YOUR INSTRUCTIONS
Using the records below, write out the line with "Transcription of *temL*" and each line after it through the final one, exactly, and only those.
---- PROVIDED DATA
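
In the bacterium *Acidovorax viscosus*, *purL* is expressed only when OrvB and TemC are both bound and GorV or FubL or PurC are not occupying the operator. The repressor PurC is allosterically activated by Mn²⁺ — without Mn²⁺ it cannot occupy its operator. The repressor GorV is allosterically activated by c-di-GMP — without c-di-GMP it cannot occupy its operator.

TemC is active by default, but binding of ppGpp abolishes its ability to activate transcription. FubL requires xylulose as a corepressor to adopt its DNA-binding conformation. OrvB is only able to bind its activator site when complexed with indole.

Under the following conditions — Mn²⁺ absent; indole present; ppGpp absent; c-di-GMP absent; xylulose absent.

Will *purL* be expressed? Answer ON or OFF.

Indole is present, so OrvB is active.
c-di-GMP is absent, so GorV is inactive.
Xylulose is absent, so FubL is inactive.
Mn²⁺ is absent, so PurC is inactive.
ppGpp is absent, so TemC is active.
No repressor is bound and OrvB and TemC are active, so *purL* is transcribed.

ON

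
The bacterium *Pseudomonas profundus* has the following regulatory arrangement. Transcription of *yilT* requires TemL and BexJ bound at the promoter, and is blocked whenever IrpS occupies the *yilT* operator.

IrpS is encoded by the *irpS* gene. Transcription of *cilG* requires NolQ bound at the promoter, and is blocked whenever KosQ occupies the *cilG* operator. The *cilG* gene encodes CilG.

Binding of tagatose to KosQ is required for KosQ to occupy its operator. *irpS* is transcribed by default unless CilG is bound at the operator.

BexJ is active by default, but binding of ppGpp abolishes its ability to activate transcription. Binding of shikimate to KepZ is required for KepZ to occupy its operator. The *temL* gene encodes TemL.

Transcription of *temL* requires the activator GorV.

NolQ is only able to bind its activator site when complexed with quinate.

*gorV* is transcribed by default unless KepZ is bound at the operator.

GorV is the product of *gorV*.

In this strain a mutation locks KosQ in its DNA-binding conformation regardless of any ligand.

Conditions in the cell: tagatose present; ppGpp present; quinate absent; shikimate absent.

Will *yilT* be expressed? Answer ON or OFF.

Quinate is absent, so NolQ is inactive.
KosQ is constitutively active in this strain.
With repressor KosQ bound, *cilG* is not transcribed.
So CilG is not produced.
With no repressor bound, *irpS* is transcribed.
So IrpS is produced and active.
Shikimate is absent, so KepZ is inactive.
With no repressor bound, *gorV* is transcribed.
So GorV is produced and active.
No repressor is bound and GorV is active, so *temL* is transcribed.
So TemL is produced and active.
ppGpp is present, so BexJ is inactive.
With repressor IrpS bound, *yilT* is not transcribed.

OFF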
--------
SOLVED EXERCISE
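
Transcription of *temL* requires the activator GorV.

NolQ is only able to bind its activator site when complexed with quinate.

*gorV* is transcribed by default unless KepZ is bound at the operator.

GorV is the product of *gorV*.

In this strain a mutation locks KosQ in its DNA-binding conformation regardless of any ligand.

Conditions in the cell: tagatose present; ppGpp present; quinate absent; shikimate absent.

Will *yilT* be expressed? Answer ON or OFF.

Quinate is absent, so NolQ is inactive.
KosQ is constitutively active in this strain.
With repressor KosQ bound, *cilG* is not transcribed.
So CilG is not produced.
With no repressor bound, *irpS* is transcribed.
So IrpS is produced and active.
Shikimate is absent, so KepZ is inactive.
With no repressor bound, *gorV* is transcribed.
So GorV is produced and active.
No repressor is bound and GorV is active, so *temL* is transcribed.
So TemL is produced and active.
ppGpp is present, so BexJ is inactive.
With repressor IrpS bound, *yilT* is not transcribed.

OFF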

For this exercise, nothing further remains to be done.